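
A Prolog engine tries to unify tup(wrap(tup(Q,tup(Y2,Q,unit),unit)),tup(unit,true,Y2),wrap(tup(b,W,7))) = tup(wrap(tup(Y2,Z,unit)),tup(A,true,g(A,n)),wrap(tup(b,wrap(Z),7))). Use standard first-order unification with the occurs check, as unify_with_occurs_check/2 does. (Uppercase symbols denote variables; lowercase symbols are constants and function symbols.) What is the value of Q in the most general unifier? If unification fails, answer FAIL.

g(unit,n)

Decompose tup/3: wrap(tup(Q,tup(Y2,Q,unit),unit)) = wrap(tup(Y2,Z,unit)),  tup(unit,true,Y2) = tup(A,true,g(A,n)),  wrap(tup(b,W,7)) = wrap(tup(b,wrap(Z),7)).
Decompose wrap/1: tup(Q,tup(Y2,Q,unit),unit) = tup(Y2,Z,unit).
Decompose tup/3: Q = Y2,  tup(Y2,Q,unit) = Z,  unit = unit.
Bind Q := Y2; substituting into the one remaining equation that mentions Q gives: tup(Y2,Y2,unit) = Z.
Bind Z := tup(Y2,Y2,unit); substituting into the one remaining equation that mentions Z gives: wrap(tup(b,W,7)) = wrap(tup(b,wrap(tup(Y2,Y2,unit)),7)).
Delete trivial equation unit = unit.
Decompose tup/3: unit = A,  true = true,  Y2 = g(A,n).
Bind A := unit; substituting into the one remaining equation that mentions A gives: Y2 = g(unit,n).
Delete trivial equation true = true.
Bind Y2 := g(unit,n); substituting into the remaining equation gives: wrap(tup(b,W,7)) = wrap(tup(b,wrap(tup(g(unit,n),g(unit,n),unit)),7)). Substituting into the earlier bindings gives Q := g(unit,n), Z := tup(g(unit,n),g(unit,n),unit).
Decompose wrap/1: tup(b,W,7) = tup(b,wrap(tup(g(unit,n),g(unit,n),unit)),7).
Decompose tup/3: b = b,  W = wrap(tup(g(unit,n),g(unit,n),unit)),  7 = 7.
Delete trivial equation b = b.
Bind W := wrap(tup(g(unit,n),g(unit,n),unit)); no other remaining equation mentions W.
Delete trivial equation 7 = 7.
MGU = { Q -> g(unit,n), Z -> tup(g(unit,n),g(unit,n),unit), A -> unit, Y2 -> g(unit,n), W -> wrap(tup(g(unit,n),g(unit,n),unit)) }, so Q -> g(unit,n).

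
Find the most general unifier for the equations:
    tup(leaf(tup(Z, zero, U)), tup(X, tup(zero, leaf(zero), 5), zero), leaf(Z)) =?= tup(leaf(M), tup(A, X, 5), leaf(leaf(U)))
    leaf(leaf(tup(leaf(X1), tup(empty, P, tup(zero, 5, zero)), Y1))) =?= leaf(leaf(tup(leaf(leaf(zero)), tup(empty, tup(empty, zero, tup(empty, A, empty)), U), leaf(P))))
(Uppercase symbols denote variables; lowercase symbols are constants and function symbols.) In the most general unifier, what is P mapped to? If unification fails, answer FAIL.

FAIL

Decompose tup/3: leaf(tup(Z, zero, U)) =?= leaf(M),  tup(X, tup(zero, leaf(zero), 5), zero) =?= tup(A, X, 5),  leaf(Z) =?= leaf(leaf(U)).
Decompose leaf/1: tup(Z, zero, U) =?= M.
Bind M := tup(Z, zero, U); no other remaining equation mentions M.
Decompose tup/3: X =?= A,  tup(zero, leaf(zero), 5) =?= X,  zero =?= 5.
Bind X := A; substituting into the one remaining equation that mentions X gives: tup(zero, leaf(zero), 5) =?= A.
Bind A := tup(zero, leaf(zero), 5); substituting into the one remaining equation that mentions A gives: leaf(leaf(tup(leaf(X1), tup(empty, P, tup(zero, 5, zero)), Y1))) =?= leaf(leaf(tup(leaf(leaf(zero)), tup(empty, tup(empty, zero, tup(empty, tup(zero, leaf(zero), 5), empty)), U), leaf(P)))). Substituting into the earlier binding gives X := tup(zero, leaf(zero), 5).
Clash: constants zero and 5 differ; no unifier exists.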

→ **YOUR ASSIGNMENT**
From the first line to the last, please quote the material above exactly.

→ **ANSWER SECTION**
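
A Prolog engine tries to unify tup(wrap(tup(Q,tup(Y2,Q,unit),unit)),tup(unit,true,Y2),wrap(tup(b,W,7))) = tup(wrap(tup(Y2,Z,unit)),tup(A,true,g(A,n)),wrap(tup(b,wrap(Z),7))). Use standard first-order unification with the occurs check, as unify_with_occurs_check/2 does. (Uppercase symbols denote variables; lowercase symbols are constants and function symbols.) What is the value of Q in the most general unifier? If unification fails, answer FAIL.

g(unit,n)

Decompose tup/3: wrap(tup(Q,tup(Y2,Q,unit),unit)) = wrap(tup(Y2,Z,unit)),  tup(unit,true,Y2) = tup(A,true,g(A,n)),  wrap(tup(b,W,7)) = wrap(tup(b,wrap(Z),7)).
Decompose wrap/1: tup(Q,tup(Y2,Q,unit),unit) = tup(Y2,Z,unit).
Decompose tup/3: Q = Y2,  tup(Y2,Q,unit) = Z,  unit = unit.
Bind Q := Y2; substituting into the one remaining equation that mentions Q gives: tup(Y2,Y2,unit) = Z.
Bind Z := tup(Y2,Y2,unit); substituting into the one remaining equation that mentions Z gives: wrap(tup(b,W,7)) = wrap(tup(b,wrap(tup(Y2,Y2,unit)),7)).
Delete trivial equation unit = unit.
Decompose tup/3: unit = A,  true = true,  Y2 = g(A,n).
Bind A := unit; substituting into the one remaining equation that mentions A gives: Y2 = g(unit,n).
Delete trivial equation true = true.
Bind Y2 := g(unit,n); substituting into the remaining equation gives: wrap(tup(b,W,7)) = wrap(tup(b,wrap(tup(g(unit,n),g(unit,n),unit)),7)). Substituting into the earlier bindings gives Q := g(unit,n), Z := tup(g(unit,n),g(unit,n),unit).
Decompose wrap/1: tup(b,W,7) = tup(b,wrap(tup(g(unit,n),g(unit,n),unit)),7).
Decompose tup/3: b = b,  W = wrap(tup(g(unit,n),g(unit,n),unit)),  7 = 7.
Delete trivial equation b = b.
Bind W := wrap(tup(g(unit,n),g(unit,n),unit)); no other remaining equation mentions W.
Delete trivial equation 7 = 7.
MGU = { Q -> g(unit,n), Z -> tup(g(unit,n),g(unit,n),unit), A -> unit, Y2 -> g(unit,n), W -> wrap(tup(g(unit,n),g(unit,n),unit)) }, so Q -> g(unit,n).

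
Find the most general unifier for the equations:
    tup(leaf(tup(Z, zero, U)), tup(X, tup(zero, leaf(zero), 5), zero), leaf(Z)) =?= tup(leaf(M), tup(A, X, 5), leaf(leaf(U)))
    leaf(leaf(tup(leaf(X1), tup(empty, P, tup(zero, 5, zero)), Y1))) =?= leaf(leaf(tup(leaf(leaf(zero)), tup(empty, tup(empty, zero, tup(empty, A, empty)), U), leaf(P))))
(Uppercase symbols denote variables; lowercase symbols are constants and function symbols.) In the most general unifier, what is P mapped to? If unification fails, answer FAIL.

FAIL

Decompose tup/3: leaf(tup(Z, zero, U)) =?= leaf(M),  tup(X, tup(zero, leaf(zero), 5), zero) =?= tup(A, X, 5),  leaf(Z) =?= leaf(leaf(U)).
Decompose leaf/1: tup(Z, zero, U) =?= M.
Bind M := tup(Z, zero, U); no other remaining equation mentions M.
Decompose tup/3: X =?= A,  tup(zero, leaf(zero), 5) =?= X,  zero =?= 5.
Bind X := A; substituting into the one remaining equation that mentions X gives: tup(zero, leaf(zero), 5) =?= A.
Bind A := tup(zero, leaf(zero), 5); substituting into the one remaining equation that mentions A gives: leaf(leaf(tup(leaf(X1), tup(empty, P, tup(zero, 5, zero)), Y1))) =?= leaf(leaf(tup(leaf(leaf(zero)), tup(empty, tup(empty, zero, tup(empty, tup(zero, leaf(zero), 5), empty)), U), leaf(P)))). Substituting into the earlier binding gives X := tup(zero, leaf(zero), 5).
Clash: constants zero and 5 differ; no unifier exists.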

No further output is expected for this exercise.